The data should be restated word for word, in full.

▸ **Source data**
-- -- --

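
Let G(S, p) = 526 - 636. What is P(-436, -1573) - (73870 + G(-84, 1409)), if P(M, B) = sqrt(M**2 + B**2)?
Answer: -73760 + 5*sqrt(106577) ≈ -72128.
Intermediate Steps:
G(S, p) = -110
P(M, B) = sqrt(B**2 + M**2)
P(-436, -1573) - (73870 + G(-84, 1409)) = sqrt((-1573)**2 + (-436)**2) - (73870 - 110) = sqrt(2474329 + 190096) - 1*73760 = sqrt(2664425) - 73760 = 5*sqrt(106577) - 73760 = -73760 + 5*sqrt(106577)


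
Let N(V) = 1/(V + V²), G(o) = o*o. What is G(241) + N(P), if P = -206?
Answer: 2452760631/42230 ≈ 58081.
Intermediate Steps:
G(o) = o²
G(241) + N(P) = 241² + 1/((-206)*(1 - 206)) = 58081 - 1/206/(-205) = 58081 - 1/206*(-1/205) = 58081 + 1/42230 = 2452760631/42230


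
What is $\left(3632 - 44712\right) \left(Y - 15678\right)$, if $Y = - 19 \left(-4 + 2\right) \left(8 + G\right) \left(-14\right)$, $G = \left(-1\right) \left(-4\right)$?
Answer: $906306960$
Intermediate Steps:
$G = 4$
$Y = -6384$ ($Y = - 19 \left(-4 + 2\right) \left(8 + 4\right) \left(-14\right) = - 19 \left(\left(-2\right) 12\right) \left(-14\right) = \left(-19\right) \left(-24\right) \left(-14\right) = 456 \left(-14\right) = -6384$)
$\left(3632 - 44712\right) \left(Y - 15678\right) = \left(3632 - 44712\right) \left(-6384 - 15678\right) = - 41080 \left(-6384 - 15678\right) = \left(-41080\right) \left(-22062\right) = 906306960$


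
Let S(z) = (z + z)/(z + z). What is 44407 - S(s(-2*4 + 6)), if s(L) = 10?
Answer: 44406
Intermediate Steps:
S(z) = 1 (S(z) = (2*z)/((2*z)) = (2*z)*(1/(2*z)) = 1)
44407 - S(s(-2*4 + 6)) = 44407 - 1*1 = 44407 - 1 = 44406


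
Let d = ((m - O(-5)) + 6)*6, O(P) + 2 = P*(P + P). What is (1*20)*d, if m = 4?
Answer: -4560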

-- -- --

▸ **The answer**
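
Let G(S, p) = 526 - 636. What is P(-436, -1573) - (73870 + G(-84, 1409)), if P(M, B) = sqrt(M**2 + B**2)?
Answer: -73760 + 5*sqrt(106577) ≈ -72128.
Intermediate Steps:
G(S, p) = -110
P(M, B) = sqrt(B**2 + M**2)
P(-436, -1573) - (73870 + G(-84, 1409)) = sqrt((-1573)**2 + (-436)**2) - (73870 - 110) = sqrt(2474329 + 190096) - 1*73760 = sqrt(2664425) - 73760 = 5*sqrt(106577) - 73760 = -73760 + 5*sqrt(106577)


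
Let N(V) = 1/(V + V²), G(o) = o*o. What is G(241) + N(P), if P = -206?
Answer: 2452760631/42230 ≈ 58081.
Intermediate Steps:
G(o) = o²
G(241) + N(P) = 241² + 1/((-206)*(1 - 206)) = 58081 - 1/206/(-205) = 58081 - 1/206*(-1/205) = 58081 + 1/42230 = 2452760631/42230


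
What is $\left(3632 - 44712\right) \left(Y - 15678\right)$, if $Y = - 19 \left(-4 + 2\right) \left(8 + G\right) \left(-14\right)$, $G = \left(-1\right) \left(-4\right)$?
Answer: $906306960$
Intermediate Steps:
$G = 4$
$Y = -6384$ ($Y = - 19 \left(-4 + 2\right) \left(8 + 4\right) \left(-14\right) = - 19 \left(\left(-2\right) 12\right) \left(-14\right) = \left(-19\right) \left(-24\right) \left(-14\right) = 456 \left(-14\right) = -6384$)
$\left(3632 - 44712\right) \left(Y - 15678\right) = \left(3632 - 44712\right) \left(-6384 - 15678\right) = - 41080 \left(-6384 - 15678\right) = \left(-41080\right) \left(-22062\right) = 906306960$


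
Let S(z) = (z + z)/(z + z). What is 44407 - S(s(-2*4 + 6)), if s(L) = 10?
Answer: 44406
Intermediate Steps:
S(z) = 1 (S(z) = (2*z)/((2*z)) = (2*z)*(1/(2*z)) = 1)
44407 - S(s(-2*4 + 6)) = 44407 - 1*1 = 44407 - 1 = 44406


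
Let d = ((m - O(-5)) + 6)*6, O(P) + 2 = P*(P + P). What is (1*20)*d, if m = 4?
Answer: -4560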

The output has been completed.